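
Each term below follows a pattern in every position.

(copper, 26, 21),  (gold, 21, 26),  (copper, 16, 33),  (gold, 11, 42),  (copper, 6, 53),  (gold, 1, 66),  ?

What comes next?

(copper, -4, 81)

For the metal, alternates copper ↔ gold: copper, gold, copper, gold, copper, gold → copper.
Second value: −5 each step; 26, 21, 16, 11, 6, 1 → -4.
Third value: differences are 5, 7, 9, … (increasing by 2 each time); 21, 26, 33, 42, 53, 66 → 81.
Putting it together: (copper, -4, 81).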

•••••

◆ **WHAT TO WORK ON**: The entries above should be copied out exactly, with none left out.

◆ **TASK OUTPUT**:
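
Each term below follows a pattern in every position.

(copper, 26, 21),  (gold, 21, 26),  (copper, 16, 33),  (gold, 11, 42),  (copper, 6, 53),  (gold, 1, 66),  ?

What comes next?

(copper, -4, 81)

For the metal, alternates copper ↔ gold: copper, gold, copper, gold, copper, gold → copper.
Second value: −5 each step; 26, 21, 16, 11, 6, 1 → -4.
Third value: differences are 5, 7, 9, … (increasing by 2 each time); 21, 26, 33, 42, 53, 66 → 81.
Putting it together: (copper, -4, 81).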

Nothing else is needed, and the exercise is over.